▶ _AIM OF THE EXERCISE_
Beneath this line are the data; copy exactly the part of them that opens with the line containing "g9 = or(g8, g7)" and closes with the line containing "A further test", and only that part.

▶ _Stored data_
----------

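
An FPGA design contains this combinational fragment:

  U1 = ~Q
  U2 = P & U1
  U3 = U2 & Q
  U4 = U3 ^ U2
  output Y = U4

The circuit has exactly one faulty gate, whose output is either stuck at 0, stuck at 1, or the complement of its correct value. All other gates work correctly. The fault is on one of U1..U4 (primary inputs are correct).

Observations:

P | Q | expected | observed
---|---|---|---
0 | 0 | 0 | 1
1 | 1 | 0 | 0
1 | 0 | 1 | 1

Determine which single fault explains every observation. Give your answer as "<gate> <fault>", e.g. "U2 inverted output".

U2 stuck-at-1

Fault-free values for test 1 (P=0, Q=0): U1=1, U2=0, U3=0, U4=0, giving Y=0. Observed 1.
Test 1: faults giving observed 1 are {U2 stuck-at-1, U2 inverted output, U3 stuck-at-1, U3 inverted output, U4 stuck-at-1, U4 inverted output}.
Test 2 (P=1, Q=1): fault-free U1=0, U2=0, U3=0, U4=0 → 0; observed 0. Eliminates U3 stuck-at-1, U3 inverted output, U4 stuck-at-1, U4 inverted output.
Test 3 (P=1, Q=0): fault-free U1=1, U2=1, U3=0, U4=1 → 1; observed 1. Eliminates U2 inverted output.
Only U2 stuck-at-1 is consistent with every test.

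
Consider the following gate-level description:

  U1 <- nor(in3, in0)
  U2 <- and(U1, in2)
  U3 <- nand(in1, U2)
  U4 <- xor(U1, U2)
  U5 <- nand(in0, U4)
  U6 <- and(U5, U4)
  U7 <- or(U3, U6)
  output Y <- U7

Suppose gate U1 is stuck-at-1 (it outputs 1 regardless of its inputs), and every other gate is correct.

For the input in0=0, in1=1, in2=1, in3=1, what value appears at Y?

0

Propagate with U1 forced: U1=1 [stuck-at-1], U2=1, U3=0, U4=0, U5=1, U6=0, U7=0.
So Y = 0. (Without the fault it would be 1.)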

----------

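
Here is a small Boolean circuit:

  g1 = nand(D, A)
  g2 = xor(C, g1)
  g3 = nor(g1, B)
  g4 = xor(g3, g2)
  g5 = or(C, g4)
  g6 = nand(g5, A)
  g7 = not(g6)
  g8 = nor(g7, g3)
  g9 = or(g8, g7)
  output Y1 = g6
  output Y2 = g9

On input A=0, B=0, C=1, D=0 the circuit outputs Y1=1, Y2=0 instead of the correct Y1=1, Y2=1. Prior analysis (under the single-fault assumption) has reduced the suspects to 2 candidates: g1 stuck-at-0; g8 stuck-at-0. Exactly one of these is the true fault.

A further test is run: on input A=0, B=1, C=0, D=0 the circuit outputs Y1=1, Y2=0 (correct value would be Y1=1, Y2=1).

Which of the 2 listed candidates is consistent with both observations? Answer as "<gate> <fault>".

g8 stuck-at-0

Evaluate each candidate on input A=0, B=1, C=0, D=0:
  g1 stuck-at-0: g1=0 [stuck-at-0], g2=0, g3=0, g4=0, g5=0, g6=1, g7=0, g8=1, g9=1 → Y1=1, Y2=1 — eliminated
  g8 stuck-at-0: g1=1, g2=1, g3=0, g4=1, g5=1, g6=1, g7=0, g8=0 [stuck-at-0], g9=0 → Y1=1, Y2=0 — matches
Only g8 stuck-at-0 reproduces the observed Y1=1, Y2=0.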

----------

▶ _ANSWER FOR THE TASK_
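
  g9 = or(g8, g7)
  output Y1 = g6
  output Y2 = g9

On input A=0, B=0, C=1, D=0 the circuit outputs Y1=1, Y2=0 instead of the correct Y1=1, Y2=1. Prior analysis (under the single-fault assumption) has reduced the suspects to 2 candidates: g1 stuck-at-0; g8 stuck-at-0. Exactly one of these is the true fault.

A further test is run: on input A=0, B=1, C=0, D=0 the circuit outputs Y1=1, Y2=0 (correct value would be Y1=1, Y2=1).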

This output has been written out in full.